● **EXERCISE PROMPT**: Collect all lines from the records below that include the word "reads".

*** Opening DATA EXTRACTS ***

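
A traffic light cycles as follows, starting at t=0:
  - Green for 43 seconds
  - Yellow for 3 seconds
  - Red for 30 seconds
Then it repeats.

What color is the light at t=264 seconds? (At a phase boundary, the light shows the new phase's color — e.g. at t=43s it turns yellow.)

Cycle length = 43 + 3 + 30 = 76s
t = 264, phase_t = 264 mod 76 = 36
36 < 43 (green end) → GREEN

Answer: green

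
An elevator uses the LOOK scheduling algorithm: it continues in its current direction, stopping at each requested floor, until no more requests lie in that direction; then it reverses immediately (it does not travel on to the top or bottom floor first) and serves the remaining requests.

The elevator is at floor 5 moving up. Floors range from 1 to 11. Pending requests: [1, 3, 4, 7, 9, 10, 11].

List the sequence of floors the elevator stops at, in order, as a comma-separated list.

Current: 5, moving UP
Serve above first (ascending): [7, 9, 10, 11]
Then reverse, serve below (descending): [4, 3, 1]

Answer: 7, 9, 10, 11, 4, 3, 1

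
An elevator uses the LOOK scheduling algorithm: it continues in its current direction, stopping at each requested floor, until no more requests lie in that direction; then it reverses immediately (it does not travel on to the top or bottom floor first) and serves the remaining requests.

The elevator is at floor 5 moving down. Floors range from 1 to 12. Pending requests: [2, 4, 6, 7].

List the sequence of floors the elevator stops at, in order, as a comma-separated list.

Answer: 4, 2, 6, 7

Derivation:
Current: 5, moving DOWN
Serve below first (descending): [4, 2]
Then reverse, serve above (ascending): [6, 7]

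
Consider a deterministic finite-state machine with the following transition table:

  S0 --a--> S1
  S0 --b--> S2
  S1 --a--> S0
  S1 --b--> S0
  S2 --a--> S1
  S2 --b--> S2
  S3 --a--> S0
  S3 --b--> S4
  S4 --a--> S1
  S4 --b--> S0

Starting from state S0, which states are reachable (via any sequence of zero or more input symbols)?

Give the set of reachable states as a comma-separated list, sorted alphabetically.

BFS from S0:
  visit S0: S0--a-->S1 (new), S0--b-->S2 (new)
  visit S1: S1--a-->S0 (seen), S1--b-->S0 (seen)
  visit S2: S2--a-->S1 (seen), S2--b-->S2 (seen)

Answer: S0, S1, S2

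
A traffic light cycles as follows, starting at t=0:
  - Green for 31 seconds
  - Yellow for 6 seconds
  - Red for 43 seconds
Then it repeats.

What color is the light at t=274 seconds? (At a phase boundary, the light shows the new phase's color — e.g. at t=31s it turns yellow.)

Answer: yellow

Derivation:
Cycle length = 31 + 6 + 43 = 80s
t = 274, phase_t = 274 mod 80 = 34
31 <= 34 < 37 (yellow end) → YELLOW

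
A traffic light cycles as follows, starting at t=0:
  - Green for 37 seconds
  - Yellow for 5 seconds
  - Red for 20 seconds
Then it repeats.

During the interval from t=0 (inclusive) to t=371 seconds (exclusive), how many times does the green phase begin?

Answer: 6

Derivation:
Cycle = 37+5+20 = 62s
green phase starts at t = k*62 + 0 for k=0,1,2,...
Need k*62+0 < 371 → k < 5.984
k ∈ {0, ..., 5} → 6 starts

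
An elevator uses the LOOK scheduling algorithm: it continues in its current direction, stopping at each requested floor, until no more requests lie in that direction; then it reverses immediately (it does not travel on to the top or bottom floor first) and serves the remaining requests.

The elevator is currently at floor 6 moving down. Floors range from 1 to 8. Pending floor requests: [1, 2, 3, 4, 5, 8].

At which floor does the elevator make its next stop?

Current floor: 6, direction: down
Requests above: [8]
Requests below: [1, 2, 3, 4, 5]
Moving down and requests lie below → nearest below is max([1, 2, 3, 4, 5]) = 5

Answer: 5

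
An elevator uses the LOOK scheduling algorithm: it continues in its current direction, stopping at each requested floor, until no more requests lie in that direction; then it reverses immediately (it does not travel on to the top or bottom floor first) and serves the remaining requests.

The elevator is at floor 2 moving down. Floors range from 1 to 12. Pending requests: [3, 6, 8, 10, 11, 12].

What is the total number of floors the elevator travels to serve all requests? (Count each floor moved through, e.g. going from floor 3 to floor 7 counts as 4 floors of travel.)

Answer: 10

Derivation:
Start at floor 2 moving down, LOOK stop order: [3, 6, 8, 10, 11, 12]
  2 → 3: |3-2| = 1, total = 1
  3 → 6: |6-3| = 3, total = 4
  6 → 8: |8-6| = 2, total = 6
  8 → 10: |10-8| = 2, total = 8
  10 → 11: |11-10| = 1, total = 9
  11 → 12: |12-11| = 1, total = 10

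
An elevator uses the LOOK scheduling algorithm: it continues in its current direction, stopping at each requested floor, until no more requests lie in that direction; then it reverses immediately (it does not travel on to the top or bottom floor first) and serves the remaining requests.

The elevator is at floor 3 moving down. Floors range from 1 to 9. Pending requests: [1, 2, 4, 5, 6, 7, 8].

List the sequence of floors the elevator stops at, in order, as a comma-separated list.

Current: 3, moving DOWN
Serve below first (descending): [2, 1]
Then reverse, serve above (ascending): [4, 5, 6, 7, 8]

Answer: 2, 1, 4, 5, 6, 7, 8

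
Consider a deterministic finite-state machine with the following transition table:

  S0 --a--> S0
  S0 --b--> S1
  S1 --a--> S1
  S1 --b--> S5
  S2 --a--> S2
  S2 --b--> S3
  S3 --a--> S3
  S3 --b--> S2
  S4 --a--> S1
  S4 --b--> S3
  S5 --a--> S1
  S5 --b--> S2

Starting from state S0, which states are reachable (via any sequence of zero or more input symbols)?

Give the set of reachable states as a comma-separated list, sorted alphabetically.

BFS from S0:
  visit S0: S0--a-->S0 (seen), S0--b-->S1 (new)
  visit S1: S1--a-->S1 (seen), S1--b-->S5 (new)
  visit S5: S5--a-->S1 (seen), S5--b-->S2 (new)
  visit S2: S2--a-->S2 (seen), S2--b-->S3 (new)
  visit S3: S3--a-->S3 (seen), S3--b-->S2 (seen)

Answer: S0, S1, S2, S3, S5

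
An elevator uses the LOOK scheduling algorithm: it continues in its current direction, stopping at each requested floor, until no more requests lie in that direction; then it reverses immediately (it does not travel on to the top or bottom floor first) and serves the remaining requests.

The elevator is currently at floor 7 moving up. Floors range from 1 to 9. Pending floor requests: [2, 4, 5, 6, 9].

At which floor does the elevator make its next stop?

Current floor: 7, direction: up
Requests above: [9]
Requests below: [2, 4, 5, 6]
Moving up and requests lie above → nearest above is min([9]) = 9

Answer: 9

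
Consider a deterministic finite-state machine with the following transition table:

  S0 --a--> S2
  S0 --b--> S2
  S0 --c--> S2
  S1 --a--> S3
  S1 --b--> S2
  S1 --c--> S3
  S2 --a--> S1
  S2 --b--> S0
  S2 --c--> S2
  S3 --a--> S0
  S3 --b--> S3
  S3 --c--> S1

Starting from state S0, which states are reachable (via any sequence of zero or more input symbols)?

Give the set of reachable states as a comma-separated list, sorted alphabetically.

Answer: S0, S1, S2, S3

Derivation:
BFS from S0:
  visit S0: S0--a-->S2 (new), S0--b-->S2 (seen), S0--c-->S2 (seen)
  visit S2: S2--a-->S1 (new), S2--b-->S0 (seen), S2--c-->S2 (seen)
  visit S1: S1--a-->S3 (new), S1--b-->S2 (seen), S1--c-->S3 (seen)
  visit S3: S3--a-->S0 (seen), S3--b-->S3 (seen), S3--c-->S1 (seen)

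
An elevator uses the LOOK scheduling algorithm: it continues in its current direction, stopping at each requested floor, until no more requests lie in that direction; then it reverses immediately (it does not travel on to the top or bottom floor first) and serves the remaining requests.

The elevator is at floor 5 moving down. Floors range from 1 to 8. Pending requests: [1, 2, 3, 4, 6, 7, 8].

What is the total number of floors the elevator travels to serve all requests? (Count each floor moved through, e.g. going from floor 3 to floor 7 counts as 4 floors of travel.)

Start at floor 5 moving down, LOOK stop order: [4, 3, 2, 1, 6, 7, 8]
  5 → 4: |4-5| = 1, total = 1
  4 → 3: |3-4| = 1, total = 2
  3 → 2: |2-3| = 1, total = 3
  2 → 1: |1-2| = 1, total = 4
  1 → 6: |6-1| = 5, total = 9
  6 → 7: |7-6| = 1, total = 10
  7 → 8: |8-7| = 1, total = 11

Answer: 11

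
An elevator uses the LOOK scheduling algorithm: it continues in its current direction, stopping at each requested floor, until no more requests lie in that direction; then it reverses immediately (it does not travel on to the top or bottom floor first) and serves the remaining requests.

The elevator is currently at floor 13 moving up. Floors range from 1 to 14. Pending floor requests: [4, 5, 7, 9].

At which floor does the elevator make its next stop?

Answer: 9

Derivation:
Current floor: 13, direction: up
Requests above: []
Requests below: [4, 5, 7, 9]
Moving up but no requests above → reverse; nearest below is max([4, 5, 7, 9]) = 9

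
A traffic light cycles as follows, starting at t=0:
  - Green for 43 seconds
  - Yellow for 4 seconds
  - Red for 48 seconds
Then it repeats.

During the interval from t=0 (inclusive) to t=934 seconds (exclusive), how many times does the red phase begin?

Cycle = 43+4+48 = 95s
red phase starts at t = k*95 + 47 for k=0,1,2,...
Need k*95+47 < 934 → k < 9.337
k ∈ {0, ..., 9} → 10 starts

Answer: 10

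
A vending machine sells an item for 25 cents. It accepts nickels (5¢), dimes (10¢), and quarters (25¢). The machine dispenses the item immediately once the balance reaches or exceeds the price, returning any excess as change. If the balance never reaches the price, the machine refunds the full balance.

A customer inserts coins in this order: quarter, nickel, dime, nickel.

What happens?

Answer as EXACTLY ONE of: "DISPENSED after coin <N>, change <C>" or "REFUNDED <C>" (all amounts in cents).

Answer: DISPENSED after coin 1, change 0

Derivation:
Price: 25¢
Coin 1 (quarter, 25¢): balance = 25¢
  → balance >= price → DISPENSE, change = 25 - 25 = 0¢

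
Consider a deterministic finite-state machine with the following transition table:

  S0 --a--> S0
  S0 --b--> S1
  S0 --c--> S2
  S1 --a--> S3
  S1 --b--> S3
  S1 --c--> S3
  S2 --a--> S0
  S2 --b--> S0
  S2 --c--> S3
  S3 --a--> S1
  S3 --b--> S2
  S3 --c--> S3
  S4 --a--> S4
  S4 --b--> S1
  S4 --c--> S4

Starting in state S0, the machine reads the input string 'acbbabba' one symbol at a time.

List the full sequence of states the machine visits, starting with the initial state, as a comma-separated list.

Answer: S0, S0, S2, S0, S1, S3, S2, S0, S0

Derivation:
Start: S0
  read 'a': S0 --a--> S0
  read 'c': S0 --c--> S2
  read 'b': S2 --b--> S0
  read 'b': S0 --b--> S1
  read 'a': S1 --a--> S3
  read 'b': S3 --b--> S2
  read 'b': S2 --b--> S0
  read 'a': S0 --a--> S0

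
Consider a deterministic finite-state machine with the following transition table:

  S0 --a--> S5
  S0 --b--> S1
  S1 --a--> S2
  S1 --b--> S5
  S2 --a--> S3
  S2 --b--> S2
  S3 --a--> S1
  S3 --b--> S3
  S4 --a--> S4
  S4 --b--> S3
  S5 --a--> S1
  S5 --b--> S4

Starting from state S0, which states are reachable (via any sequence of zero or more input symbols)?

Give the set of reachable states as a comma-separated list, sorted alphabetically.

Answer: S0, S1, S2, S3, S4, S5

Derivation:
BFS from S0:
  visit S0: S0--a-->S5 (new), S0--b-->S1 (new)
  visit S5: S5--a-->S1 (seen), S5--b-->S4 (new)
  visit S1: S1--a-->S2 (new), S1--b-->S5 (seen)
  visit S4: S4--a-->S4 (seen), S4--b-->S3 (new)
  visit S2: S2--a-->S3 (seen), S2--b-->S2 (seen)
  visit S3: S3--a-->S1 (seen), S3--b-->S3 (seen)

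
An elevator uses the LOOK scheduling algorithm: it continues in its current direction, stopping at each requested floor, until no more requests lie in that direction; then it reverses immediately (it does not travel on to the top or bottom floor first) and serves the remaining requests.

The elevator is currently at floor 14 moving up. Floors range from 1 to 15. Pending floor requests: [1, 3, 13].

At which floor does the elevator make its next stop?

Answer: 13

Derivation:
Current floor: 14, direction: up
Requests above: []
Requests below: [1, 3, 13]
Moving up but no requests above → reverse; nearest below is max([1, 3, 13]) = 13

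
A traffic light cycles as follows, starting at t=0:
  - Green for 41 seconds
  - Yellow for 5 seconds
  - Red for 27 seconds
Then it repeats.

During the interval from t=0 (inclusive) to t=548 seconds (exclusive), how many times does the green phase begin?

Answer: 8

Derivation:
Cycle = 41+5+27 = 73s
green phase starts at t = k*73 + 0 for k=0,1,2,...
Need k*73+0 < 548 → k < 7.507
k ∈ {0, ..., 7} → 8 starts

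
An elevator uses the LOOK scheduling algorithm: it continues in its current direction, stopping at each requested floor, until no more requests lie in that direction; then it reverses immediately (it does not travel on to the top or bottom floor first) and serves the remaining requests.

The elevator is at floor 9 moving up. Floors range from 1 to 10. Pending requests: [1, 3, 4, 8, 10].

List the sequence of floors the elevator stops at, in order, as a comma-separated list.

Current: 9, moving UP
Serve above first (ascending): [10]
Then reverse, serve below (descending): [8, 4, 3, 1]

Answer: 10, 8, 4, 3, 1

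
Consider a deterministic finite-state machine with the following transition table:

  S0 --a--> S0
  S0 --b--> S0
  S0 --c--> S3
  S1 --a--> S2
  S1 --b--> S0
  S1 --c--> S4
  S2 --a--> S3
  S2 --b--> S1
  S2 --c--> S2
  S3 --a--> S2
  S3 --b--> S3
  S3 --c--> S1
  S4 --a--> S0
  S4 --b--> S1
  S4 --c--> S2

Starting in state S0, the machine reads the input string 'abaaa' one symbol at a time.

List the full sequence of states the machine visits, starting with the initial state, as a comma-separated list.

Start: S0
  read 'a': S0 --a--> S0
  read 'b': S0 --b--> S0
  read 'a': S0 --a--> S0
  read 'a': S0 --a--> S0
  read 'a': S0 --a--> S0

Answer: S0, S0, S0, S0, S0, S0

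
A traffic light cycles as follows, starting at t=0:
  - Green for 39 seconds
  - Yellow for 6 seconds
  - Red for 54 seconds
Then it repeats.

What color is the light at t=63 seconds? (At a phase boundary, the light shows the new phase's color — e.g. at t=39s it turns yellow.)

Answer: red

Derivation:
Cycle length = 39 + 6 + 54 = 99s
t = 63, phase_t = 63 mod 99 = 63
63 >= 45 → RED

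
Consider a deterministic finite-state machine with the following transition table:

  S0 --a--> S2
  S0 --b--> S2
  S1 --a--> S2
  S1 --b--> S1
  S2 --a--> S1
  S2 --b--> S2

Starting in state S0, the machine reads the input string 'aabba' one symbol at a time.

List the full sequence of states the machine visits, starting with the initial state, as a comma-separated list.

Start: S0
  read 'a': S0 --a--> S2
  read 'a': S2 --a--> S1
  read 'b': S1 --b--> S1
  read 'b': S1 --b--> S1
  read 'a': S1 --a--> S2

Answer: S0, S2, S1, S1, S1, S2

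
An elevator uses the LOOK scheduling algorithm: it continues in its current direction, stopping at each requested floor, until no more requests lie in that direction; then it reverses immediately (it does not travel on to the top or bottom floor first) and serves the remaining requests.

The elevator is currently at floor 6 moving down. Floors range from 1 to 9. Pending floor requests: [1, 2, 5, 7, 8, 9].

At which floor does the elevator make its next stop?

Answer: 5

Derivation:
Current floor: 6, direction: down
Requests above: [7, 8, 9]
Requests below: [1, 2, 5]
Moving down and requests lie below → nearest below is max([1, 2, 5]) = 5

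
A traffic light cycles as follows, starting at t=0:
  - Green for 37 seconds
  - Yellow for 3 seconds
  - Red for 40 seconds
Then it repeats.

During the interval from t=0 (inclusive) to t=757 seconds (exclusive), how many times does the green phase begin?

Answer: 10

Derivation:
Cycle = 37+3+40 = 80s
green phase starts at t = k*80 + 0 for k=0,1,2,...
Need k*80+0 < 757 → k < 9.463
k ∈ {0, ..., 9} → 10 starts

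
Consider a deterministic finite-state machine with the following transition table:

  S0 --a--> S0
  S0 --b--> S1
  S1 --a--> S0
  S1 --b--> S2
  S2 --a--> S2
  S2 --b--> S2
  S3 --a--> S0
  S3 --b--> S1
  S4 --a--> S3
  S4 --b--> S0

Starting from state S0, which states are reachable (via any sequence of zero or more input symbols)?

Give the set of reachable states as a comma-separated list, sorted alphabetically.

BFS from S0:
  visit S0: S0--a-->S0 (seen), S0--b-->S1 (new)
  visit S1: S1--a-->S0 (seen), S1--b-->S2 (new)
  visit S2: S2--a-->S2 (seen), S2--b-->S2 (seen)

Answer: S0, S1, S2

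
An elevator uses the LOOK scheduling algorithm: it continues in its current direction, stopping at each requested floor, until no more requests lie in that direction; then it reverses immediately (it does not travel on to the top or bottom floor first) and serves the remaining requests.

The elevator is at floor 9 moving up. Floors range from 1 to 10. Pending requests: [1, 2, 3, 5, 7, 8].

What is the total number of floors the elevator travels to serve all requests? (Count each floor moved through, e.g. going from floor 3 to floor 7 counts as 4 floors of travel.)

Answer: 8

Derivation:
Start at floor 9 moving up, LOOK stop order: [8, 7, 5, 3, 2, 1]
  9 → 8: |8-9| = 1, total = 1
  8 → 7: |7-8| = 1, total = 2
  7 → 5: |5-7| = 2, total = 4
  5 → 3: |3-5| = 2, total = 6
  3 → 2: |2-3| = 1, total = 7
  2 → 1: |1-2| = 1, total = 8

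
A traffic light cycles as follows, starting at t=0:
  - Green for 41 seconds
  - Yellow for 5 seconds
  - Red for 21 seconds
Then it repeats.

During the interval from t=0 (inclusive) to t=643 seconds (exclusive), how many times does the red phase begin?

Answer: 9

Derivation:
Cycle = 41+5+21 = 67s
red phase starts at t = k*67 + 46 for k=0,1,2,...
Need k*67+46 < 643 → k < 8.910
k ∈ {0, ..., 8} → 9 starts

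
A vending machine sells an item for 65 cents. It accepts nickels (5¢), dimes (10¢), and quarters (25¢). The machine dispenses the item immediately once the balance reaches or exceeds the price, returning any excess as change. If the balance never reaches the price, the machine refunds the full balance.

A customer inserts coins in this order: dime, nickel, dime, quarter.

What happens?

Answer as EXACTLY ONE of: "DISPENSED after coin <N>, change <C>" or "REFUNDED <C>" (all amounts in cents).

Answer: REFUNDED 50

Derivation:
Price: 65¢
Coin 1 (dime, 10¢): balance = 10¢
Coin 2 (nickel, 5¢): balance = 15¢
Coin 3 (dime, 10¢): balance = 25¢
Coin 4 (quarter, 25¢): balance = 50¢
All coins inserted, balance 50¢ < price 65¢ → REFUND 50¢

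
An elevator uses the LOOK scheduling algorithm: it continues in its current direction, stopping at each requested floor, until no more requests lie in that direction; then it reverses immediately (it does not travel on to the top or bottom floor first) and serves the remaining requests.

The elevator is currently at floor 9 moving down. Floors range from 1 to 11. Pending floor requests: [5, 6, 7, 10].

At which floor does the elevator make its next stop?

Answer: 7

Derivation:
Current floor: 9, direction: down
Requests above: [10]
Requests below: [5, 6, 7]
Moving down and requests lie below → nearest below is max([5, 6, 7]) = 7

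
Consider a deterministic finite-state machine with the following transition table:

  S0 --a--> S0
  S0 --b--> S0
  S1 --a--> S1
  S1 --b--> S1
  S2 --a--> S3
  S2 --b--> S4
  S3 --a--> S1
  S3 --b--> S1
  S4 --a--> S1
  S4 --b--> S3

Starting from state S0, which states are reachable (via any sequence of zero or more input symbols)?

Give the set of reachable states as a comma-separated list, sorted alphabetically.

Answer: S0

Derivation:
BFS from S0:
  visit S0: S0--a-->S0 (seen), S0--b-->S0 (seen)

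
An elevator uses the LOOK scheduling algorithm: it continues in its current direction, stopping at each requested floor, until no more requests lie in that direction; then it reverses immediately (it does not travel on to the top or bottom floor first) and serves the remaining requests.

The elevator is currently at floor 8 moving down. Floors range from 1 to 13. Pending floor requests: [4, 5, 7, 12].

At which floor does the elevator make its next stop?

Answer: 7

Derivation:
Current floor: 8, direction: down
Requests above: [12]
Requests below: [4, 5, 7]
Moving down and requests lie below → nearest below is max([4, 5, 7]) = 7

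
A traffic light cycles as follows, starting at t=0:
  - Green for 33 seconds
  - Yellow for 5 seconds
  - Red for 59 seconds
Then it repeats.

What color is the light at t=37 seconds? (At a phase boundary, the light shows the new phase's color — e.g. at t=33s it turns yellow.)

Cycle length = 33 + 5 + 59 = 97s
t = 37, phase_t = 37 mod 97 = 37
33 <= 37 < 38 (yellow end) → YELLOW

Answer: yellow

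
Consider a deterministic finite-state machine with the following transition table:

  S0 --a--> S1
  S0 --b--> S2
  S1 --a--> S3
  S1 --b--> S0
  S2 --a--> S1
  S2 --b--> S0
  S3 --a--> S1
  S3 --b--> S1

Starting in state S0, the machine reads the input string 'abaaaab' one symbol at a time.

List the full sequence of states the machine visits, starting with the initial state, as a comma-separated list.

Start: S0
  read 'a': S0 --a--> S1
  read 'b': S1 --b--> S0
  read 'a': S0 --a--> S1
  read 'a': S1 --a--> S3
  read 'a': S3 --a--> S1
  read 'a': S1 --a--> S3
  read 'b': S3 --b--> S1

Answer: S0, S1, S0, S1, S3, S1, S3, S1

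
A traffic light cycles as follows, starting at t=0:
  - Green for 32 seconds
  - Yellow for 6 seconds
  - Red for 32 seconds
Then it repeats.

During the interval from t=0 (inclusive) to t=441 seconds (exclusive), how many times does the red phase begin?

Answer: 6

Derivation:
Cycle = 32+6+32 = 70s
red phase starts at t = k*70 + 38 for k=0,1,2,...
Need k*70+38 < 441 → k < 5.757
k ∈ {0, ..., 5} → 6 starts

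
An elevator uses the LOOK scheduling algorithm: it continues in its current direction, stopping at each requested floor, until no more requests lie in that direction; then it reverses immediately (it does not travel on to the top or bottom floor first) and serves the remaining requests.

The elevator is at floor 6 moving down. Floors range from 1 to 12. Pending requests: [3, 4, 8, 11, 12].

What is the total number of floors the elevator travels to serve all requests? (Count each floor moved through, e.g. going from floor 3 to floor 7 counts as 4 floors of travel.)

Answer: 12

Derivation:
Start at floor 6 moving down, LOOK stop order: [4, 3, 8, 11, 12]
  6 → 4: |4-6| = 2, total = 2
  4 → 3: |3-4| = 1, total = 3
  3 → 8: |8-3| = 5, total = 8
  8 → 11: |11-8| = 3, total = 11
  11 → 12: |12-11| = 1, total = 12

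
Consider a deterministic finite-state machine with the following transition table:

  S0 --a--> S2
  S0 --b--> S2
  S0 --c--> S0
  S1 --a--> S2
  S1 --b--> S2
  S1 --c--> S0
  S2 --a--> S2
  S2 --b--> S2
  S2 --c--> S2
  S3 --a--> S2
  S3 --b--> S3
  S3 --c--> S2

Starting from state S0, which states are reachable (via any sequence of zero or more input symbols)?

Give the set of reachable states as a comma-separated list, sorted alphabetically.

BFS from S0:
  visit S0: S0--a-->S2 (new), S0--b-->S2 (seen), S0--c-->S0 (seen)
  visit S2: S2--a-->S2 (seen), S2--b-->S2 (seen), S2--c-->S2 (seen)

Answer: S0, S2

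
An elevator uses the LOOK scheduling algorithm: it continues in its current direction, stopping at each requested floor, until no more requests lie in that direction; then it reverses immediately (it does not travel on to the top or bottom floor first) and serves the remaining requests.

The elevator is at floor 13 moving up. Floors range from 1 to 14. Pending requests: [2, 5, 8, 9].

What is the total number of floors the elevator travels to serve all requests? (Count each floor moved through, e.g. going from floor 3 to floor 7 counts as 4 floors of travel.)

Start at floor 13 moving up, LOOK stop order: [9, 8, 5, 2]
  13 → 9: |9-13| = 4, total = 4
  9 → 8: |8-9| = 1, total = 5
  8 → 5: |5-8| = 3, total = 8
  5 → 2: |2-5| = 3, total = 11

Answer: 11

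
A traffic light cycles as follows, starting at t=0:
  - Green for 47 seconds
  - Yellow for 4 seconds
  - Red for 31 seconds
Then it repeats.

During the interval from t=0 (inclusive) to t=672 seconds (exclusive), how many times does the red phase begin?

Answer: 8

Derivation:
Cycle = 47+4+31 = 82s
red phase starts at t = k*82 + 51 for k=0,1,2,...
Need k*82+51 < 672 → k < 7.573
k ∈ {0, ..., 7} → 8 starts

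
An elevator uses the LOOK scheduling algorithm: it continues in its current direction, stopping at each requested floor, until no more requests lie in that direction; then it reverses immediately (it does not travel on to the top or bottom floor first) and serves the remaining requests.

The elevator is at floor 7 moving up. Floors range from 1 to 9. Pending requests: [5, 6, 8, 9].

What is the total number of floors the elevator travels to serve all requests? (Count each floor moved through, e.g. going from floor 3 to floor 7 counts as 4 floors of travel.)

Start at floor 7 moving up, LOOK stop order: [8, 9, 6, 5]
  7 → 8: |8-7| = 1, total = 1
  8 → 9: |9-8| = 1, total = 2
  9 → 6: |6-9| = 3, total = 5
  6 → 5: |5-6| = 1, total = 6

Answer: 6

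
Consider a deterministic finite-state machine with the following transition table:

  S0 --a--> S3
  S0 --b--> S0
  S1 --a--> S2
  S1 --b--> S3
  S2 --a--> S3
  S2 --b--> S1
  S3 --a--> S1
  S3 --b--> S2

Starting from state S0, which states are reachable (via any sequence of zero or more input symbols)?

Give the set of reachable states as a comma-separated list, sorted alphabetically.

Answer: S0, S1, S2, S3

Derivation:
BFS from S0:
  visit S0: S0--a-->S3 (new), S0--b-->S0 (seen)
  visit S3: S3--a-->S1 (new), S3--b-->S2 (new)
  visit S1: S1--a-->S2 (seen), S1--b-->S3 (seen)
  visit S2: S2--a-->S3 (seen), S2--b-->S1 (seen)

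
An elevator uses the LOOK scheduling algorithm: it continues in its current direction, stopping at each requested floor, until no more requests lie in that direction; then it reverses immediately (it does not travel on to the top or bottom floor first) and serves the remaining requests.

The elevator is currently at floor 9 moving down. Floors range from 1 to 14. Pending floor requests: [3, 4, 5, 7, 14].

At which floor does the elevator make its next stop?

Current floor: 9, direction: down
Requests above: [14]
Requests below: [3, 4, 5, 7]
Moving down and requests lie below → nearest below is max([3, 4, 5, 7]) = 7

Answer: 7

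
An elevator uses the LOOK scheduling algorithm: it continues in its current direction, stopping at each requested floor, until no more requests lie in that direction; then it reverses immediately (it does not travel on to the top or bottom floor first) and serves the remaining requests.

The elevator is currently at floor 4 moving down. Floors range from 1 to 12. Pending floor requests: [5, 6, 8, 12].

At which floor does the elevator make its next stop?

Answer: 5

Derivation:
Current floor: 4, direction: down
Requests above: [5, 6, 8, 12]
Requests below: []
Moving down but no requests below → reverse; nearest above is min([5, 6, 8, 12]) = 5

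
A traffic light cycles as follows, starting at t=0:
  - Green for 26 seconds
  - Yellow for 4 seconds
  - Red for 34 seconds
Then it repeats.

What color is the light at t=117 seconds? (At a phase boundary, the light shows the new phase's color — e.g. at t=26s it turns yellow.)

Cycle length = 26 + 4 + 34 = 64s
t = 117, phase_t = 117 mod 64 = 53
53 >= 30 → RED

Answer: red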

*** Closing DATA EXTRACTS ***

● **WRITTEN REPLY**:
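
Starting in state S0, the machine reads the input string 'acbbabba' one symbol at a time.
Starting in state S0, the machine reads the input string 'abaaa' one symbol at a time.
Starting in state S0, the machine reads the input string 'aabba' one symbol at a time.
Starting in state S0, the machine reads the input string 'abaaaab' one symbol at a time.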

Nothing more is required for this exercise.